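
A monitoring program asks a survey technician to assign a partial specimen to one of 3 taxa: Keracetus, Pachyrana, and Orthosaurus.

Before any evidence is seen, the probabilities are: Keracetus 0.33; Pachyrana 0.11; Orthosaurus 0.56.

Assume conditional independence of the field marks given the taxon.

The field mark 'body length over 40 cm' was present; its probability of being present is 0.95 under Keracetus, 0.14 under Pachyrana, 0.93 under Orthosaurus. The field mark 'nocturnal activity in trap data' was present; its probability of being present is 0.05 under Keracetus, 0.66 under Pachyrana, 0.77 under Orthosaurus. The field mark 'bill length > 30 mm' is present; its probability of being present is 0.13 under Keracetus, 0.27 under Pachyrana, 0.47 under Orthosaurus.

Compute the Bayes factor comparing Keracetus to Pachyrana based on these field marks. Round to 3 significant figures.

The Bayes factor is the ratio of the joint likelihoods of the field mark pattern under the two hypotheses.
  Keracetus: 0.95 × 0.05 × 0.13 = 0.006175
  Pachyrana: 0.14 × 0.66 × 0.27 = 0.024948
Bayes factor = 0.006175 / 0.024948 ≈ 0.248

0.248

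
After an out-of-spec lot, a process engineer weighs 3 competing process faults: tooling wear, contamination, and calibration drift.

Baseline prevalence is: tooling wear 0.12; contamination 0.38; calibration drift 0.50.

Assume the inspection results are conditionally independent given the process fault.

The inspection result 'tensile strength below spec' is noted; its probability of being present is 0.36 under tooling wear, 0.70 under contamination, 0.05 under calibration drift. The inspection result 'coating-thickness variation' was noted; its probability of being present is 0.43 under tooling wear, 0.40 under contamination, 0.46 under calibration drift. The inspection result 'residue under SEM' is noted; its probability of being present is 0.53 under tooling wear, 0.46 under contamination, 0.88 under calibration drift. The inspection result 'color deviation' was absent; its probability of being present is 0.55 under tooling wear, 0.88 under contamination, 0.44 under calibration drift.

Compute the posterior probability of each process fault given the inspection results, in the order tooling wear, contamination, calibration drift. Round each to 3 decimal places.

0.277, 0.368, 0.355

Multiply each prior by the joint likelihood of the inspection result pattern (using 1 − P(present | H) for each absent inspection result):
  tooling wear: 0.12 × 0.36 × 0.43 × 0.53 × (1 − 0.55) = 0.0044304
  contamination: 0.38 × 0.70 × 0.40 × 0.46 × (1 − 0.88) = 0.0058733
  calibration drift: 0.50 × 0.05 × 0.46 × 0.88 × (1 − 0.44) = 0.0056672
The unnormalized weights sum to 0.015971.
P(tooling wear | evidence) = 0.0044304 / 0.015971 ≈ 0.277
P(contamination | evidence) = 0.0058733 / 0.015971 ≈ 0.368
P(calibration drift | evidence) = 0.0056672 / 0.015971 ≈ 0.355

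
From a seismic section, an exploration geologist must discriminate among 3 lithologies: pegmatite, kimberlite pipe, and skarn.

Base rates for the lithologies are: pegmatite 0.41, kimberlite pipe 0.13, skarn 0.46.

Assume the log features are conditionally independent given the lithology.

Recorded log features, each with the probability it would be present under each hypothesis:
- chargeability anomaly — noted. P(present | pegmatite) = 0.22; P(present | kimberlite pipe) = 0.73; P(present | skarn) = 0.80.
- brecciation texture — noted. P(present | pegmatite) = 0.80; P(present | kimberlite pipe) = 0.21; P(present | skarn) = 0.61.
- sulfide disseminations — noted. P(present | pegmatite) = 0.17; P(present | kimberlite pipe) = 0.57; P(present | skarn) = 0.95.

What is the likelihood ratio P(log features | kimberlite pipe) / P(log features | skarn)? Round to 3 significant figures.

0.188

Joint likelihood of the log feature pattern under each hypothesis:
  kimberlite pipe: 0.73 × 0.21 × 0.57 = 0.087381
  skarn: 0.80 × 0.61 × 0.95 = 0.4636
Bayes factor = 0.087381 / 0.4636 ≈ 0.188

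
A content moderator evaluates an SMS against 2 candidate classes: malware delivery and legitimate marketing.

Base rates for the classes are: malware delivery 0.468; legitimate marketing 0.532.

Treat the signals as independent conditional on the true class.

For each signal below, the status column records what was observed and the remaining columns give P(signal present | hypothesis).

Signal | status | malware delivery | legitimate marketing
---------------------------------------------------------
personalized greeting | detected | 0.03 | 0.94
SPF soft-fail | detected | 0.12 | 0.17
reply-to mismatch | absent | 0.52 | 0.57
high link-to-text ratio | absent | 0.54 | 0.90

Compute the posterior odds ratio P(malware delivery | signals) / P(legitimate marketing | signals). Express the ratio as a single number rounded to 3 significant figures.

0.102

The normalizing constant cancels in an odds ratio, so compute prior × likelihood for the two hypotheses only (using 1 − P(present | H) for each absent signal):
  malware delivery: 0.468 × 0.03 × 0.12 × (1 − 0.52) × (1 − 0.54) = 0.000372
  legitimate marketing: 0.532 × 0.94 × 0.17 × (1 − 0.57) × (1 − 0.90) = 0.0036556
Odds(malware delivery : legitimate marketing) = 0.000372 / 0.0036556 ≈ 0.102.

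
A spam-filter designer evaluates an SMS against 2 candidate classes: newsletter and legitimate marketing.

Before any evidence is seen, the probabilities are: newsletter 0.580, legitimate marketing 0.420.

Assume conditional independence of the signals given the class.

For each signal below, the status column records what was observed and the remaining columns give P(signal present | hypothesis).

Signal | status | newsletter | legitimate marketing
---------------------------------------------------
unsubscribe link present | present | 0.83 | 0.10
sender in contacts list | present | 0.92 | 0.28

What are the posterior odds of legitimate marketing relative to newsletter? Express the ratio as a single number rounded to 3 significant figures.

0.0266

Posterior odds equal prior odds times the likelihood ratio; only the two competing hypotheses matter.
  legitimate marketing: 0.420 × 0.10 × 0.28 = 0.01176
  newsletter: 0.580 × 0.83 × 0.92 = 0.44289
Posterior odds = 0.01176 / 0.44289 ≈ 0.0266.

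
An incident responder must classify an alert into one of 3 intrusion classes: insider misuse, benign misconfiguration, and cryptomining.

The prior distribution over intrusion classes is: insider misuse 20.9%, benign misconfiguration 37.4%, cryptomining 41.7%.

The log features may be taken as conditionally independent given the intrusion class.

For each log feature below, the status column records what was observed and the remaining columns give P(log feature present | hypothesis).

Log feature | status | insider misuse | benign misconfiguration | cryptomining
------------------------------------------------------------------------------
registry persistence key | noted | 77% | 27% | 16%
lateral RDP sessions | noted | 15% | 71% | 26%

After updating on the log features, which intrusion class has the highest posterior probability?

For each hypothesis, the unnormalized posterior weight is prior × product of the log feature likelihoods:
  insider misuse: 0.209 × 0.77 × 0.15 = 0.024139
  benign misconfiguration: 0.374 × 0.27 × 0.71 = 0.071696
  cryptomining: 0.417 × 0.16 × 0.26 = 0.017347
The unnormalized weights sum to 0.11318.
P(insider misuse | evidence) ≈ 0.024139 / 0.11318 ≈ 0.213
P(benign misconfiguration | evidence) ≈ 0.071696 / 0.11318 ≈ 0.633
P(cryptomining | evidence) ≈ 0.017347 / 0.11318 ≈ 0.153
The largest is 0.633, so benign misconfiguration is most probable.

benign misconfiguration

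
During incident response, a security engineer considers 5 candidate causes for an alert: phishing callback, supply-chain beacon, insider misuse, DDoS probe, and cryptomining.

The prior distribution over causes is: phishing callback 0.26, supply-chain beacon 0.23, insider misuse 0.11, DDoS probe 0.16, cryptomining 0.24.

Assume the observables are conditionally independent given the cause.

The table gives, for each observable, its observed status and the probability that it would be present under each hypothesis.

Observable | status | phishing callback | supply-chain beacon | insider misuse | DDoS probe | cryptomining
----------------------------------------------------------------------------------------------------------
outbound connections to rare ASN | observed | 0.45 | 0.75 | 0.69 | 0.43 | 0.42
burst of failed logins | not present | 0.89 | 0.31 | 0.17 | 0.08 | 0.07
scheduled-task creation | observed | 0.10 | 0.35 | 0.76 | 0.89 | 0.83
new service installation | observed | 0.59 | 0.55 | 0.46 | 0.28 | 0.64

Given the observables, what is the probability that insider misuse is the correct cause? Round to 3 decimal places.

0.198

By Bayes' rule with conditional independence, the unnormalized weight for each hypothesis is prior × ∏ likelihoods (using 1 − P(present | H) for each absent observable):
  phishing callback: 0.26 × 0.45 × (1 − 0.89) × 0.10 × 0.59 = 0.00075933
  supply-chain beacon: 0.23 × 0.75 × (1 − 0.31) × 0.35 × 0.55 = 0.022912
  insider misuse: 0.11 × 0.69 × (1 − 0.17) × 0.76 × 0.46 = 0.022024
  DDoS probe: 0.16 × 0.43 × (1 − 0.08) × 0.89 × 0.28 = 0.015773
  cryptomining: 0.24 × 0.42 × (1 − 0.07) × 0.83 × 0.64 = 0.049797
The unnormalized weights sum to 0.11127.
P(insider misuse | evidence) = 0.022024 / 0.11127 ≈ 0.198.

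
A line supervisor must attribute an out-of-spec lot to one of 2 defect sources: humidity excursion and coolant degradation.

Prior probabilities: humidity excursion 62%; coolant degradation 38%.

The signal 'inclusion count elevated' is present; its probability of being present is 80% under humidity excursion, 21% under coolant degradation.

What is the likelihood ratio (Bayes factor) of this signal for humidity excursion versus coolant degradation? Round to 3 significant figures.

Likelihood of this signal under each hypothesis:
  humidity excursion: 0.8
  coolant degradation: 0.21
Bayes factor = 0.8 / 0.21 ≈ 3.81

3.81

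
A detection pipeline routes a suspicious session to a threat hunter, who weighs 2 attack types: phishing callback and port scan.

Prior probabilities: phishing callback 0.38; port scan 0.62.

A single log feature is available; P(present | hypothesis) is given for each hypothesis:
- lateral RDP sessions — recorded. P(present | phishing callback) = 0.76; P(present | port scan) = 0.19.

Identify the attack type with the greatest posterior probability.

For each hypothesis, the unnormalized posterior weight is prior × likelihood:
  phishing callback: 0.38 × 0.76 = 0.2888
  port scan: 0.62 × 0.19 = 0.1178
Normalizing constant Z = 0.2888 + 0.1178 = 0.4066.
P(phishing callback | evidence) ≈ 0.2888 / 0.4066 ≈ 0.710
P(port scan | evidence) ≈ 0.1178 / 0.4066 ≈ 0.290
The largest is 0.710, so phishing callback is most probable.

phishing callback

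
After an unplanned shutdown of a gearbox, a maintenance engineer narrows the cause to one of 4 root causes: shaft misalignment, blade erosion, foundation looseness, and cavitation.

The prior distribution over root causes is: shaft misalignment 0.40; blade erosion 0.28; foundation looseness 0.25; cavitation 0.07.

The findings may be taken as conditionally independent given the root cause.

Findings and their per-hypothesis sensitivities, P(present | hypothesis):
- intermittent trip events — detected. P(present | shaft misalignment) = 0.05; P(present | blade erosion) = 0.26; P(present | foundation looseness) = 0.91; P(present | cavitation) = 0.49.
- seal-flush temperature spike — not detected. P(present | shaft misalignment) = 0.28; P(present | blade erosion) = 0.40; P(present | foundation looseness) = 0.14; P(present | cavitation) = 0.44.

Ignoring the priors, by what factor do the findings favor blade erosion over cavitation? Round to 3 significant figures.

0.569

Joint likelihood of the evidence pattern under each hypothesis (using 1 − P(present | H) for each absent finding):
  blade erosion: 0.26 × (1 − 0.40) = 0.156
  cavitation: 0.49 × (1 − 0.44) = 0.2744
Bayes factor = 0.156 / 0.2744 ≈ 0.569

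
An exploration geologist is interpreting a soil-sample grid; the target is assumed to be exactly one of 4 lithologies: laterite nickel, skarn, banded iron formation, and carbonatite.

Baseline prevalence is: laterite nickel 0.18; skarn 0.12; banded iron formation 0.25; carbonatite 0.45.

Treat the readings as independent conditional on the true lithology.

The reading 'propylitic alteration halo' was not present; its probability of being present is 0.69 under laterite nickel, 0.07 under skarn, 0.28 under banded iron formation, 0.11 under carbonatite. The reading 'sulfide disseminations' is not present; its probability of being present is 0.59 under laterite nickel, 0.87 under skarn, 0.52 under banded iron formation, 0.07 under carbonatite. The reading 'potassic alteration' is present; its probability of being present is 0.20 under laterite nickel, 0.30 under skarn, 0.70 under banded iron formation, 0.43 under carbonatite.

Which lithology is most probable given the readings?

carbonatite

By Bayes' rule with conditional independence, the unnormalized weight for each hypothesis is prior × ∏ likelihoods (using 1 − P(present | H) for each absent reading):
  laterite nickel: 0.18 × (1 − 0.69) × (1 − 0.59) × 0.20 = 0.0045756
  skarn: 0.12 × (1 − 0.07) × (1 − 0.87) × 0.30 = 0.0043524
  banded iron formation: 0.25 × (1 − 0.28) × (1 − 0.52) × 0.70 = 0.06048
  carbonatite: 0.45 × (1 − 0.11) × (1 − 0.07) × 0.43 = 0.16016
Normalizing constant Z = 0.0045756 + 0.0043524 + 0.06048 + 0.16016 = 0.22957.
P(laterite nickel | evidence) ≈ 0.0045756 / 0.22957 ≈ 0.020
P(skarn | evidence) ≈ 0.0043524 / 0.22957 ≈ 0.019
P(banded iron formation | evidence) ≈ 0.06048 / 0.22957 ≈ 0.263
P(carbonatite | evidence) ≈ 0.16016 / 0.22957 ≈ 0.698
The largest is 0.698, so carbonatite is most probable.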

-*-*-

Pull out all lines from the listing that contain the string "candidate".

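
A content moderator evaluates an SMS against 2 candidate classes: malware delivery and legitimate marketing.
A spam-filter designer evaluates an SMS against 2 candidate classes: newsletter and legitimate marketing.
During incident response, a security engineer considers 5 candidate causes for an alert: phishing callback, supply-chain beacon, insider misuse, DDoS probe, and cryptomining.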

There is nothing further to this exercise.